/---

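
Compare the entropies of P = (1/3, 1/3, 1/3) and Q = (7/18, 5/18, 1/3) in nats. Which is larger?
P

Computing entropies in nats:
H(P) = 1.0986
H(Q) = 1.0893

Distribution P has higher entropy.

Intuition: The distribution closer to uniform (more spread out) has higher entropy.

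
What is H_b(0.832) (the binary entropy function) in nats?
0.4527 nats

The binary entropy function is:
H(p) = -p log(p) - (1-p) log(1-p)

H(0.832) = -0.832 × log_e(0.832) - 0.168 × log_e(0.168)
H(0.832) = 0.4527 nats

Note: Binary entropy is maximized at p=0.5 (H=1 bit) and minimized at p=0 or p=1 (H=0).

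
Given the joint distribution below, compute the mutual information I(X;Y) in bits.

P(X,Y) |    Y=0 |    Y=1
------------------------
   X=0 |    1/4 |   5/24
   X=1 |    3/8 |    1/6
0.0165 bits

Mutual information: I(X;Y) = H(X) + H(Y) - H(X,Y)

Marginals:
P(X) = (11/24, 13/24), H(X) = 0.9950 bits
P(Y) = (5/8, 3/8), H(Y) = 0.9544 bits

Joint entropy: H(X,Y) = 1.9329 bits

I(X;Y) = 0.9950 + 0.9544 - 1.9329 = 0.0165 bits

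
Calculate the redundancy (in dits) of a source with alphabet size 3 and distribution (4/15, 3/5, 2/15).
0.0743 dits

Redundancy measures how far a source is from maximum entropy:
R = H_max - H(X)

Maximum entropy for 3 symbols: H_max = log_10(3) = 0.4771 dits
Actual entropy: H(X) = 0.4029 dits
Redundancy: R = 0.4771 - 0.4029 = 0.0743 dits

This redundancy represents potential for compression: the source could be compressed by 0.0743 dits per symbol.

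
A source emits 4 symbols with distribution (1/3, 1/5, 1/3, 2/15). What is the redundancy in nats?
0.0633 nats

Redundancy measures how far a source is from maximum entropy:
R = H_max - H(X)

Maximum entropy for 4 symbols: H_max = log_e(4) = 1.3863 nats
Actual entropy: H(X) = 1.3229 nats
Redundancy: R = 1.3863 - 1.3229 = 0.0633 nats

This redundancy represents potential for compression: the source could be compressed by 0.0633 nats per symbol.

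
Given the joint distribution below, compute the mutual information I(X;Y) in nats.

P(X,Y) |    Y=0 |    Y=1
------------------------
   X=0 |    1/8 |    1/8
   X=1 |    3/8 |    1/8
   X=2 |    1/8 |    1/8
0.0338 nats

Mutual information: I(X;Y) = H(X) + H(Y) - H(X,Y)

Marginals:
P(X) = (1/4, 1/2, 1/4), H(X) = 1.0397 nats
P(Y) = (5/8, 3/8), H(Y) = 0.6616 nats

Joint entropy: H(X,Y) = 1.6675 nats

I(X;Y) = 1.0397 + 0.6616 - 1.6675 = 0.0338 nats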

\---

EXERCISE. Tally the lines above in which the string "Given" occurs, and give the total with nothing added.

THE COMPLETED TASK. 2